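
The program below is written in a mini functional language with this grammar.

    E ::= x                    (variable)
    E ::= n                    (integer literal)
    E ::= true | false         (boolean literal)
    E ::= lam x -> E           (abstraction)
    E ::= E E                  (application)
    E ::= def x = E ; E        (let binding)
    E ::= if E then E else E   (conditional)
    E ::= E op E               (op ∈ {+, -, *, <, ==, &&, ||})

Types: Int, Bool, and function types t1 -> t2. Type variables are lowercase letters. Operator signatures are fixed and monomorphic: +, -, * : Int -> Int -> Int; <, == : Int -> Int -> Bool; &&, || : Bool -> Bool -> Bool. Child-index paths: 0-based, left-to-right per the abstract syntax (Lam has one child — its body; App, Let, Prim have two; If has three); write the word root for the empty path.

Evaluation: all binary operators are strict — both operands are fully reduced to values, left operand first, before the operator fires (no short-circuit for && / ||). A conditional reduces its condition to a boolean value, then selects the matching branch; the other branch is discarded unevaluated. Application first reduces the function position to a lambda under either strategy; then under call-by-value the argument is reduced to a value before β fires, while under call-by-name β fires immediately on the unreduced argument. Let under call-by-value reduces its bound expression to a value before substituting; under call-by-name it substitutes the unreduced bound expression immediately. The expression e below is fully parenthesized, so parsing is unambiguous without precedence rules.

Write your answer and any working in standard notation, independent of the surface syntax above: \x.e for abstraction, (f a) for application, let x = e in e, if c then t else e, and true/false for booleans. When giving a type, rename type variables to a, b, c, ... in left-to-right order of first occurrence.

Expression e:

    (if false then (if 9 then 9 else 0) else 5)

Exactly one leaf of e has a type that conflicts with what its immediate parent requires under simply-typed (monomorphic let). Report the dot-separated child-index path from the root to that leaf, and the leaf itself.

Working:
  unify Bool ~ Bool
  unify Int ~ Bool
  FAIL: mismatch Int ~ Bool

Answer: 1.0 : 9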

- Problem: What is the number of lines in the records holding "true"? Give the number alone.

- Solution to this exercise: 2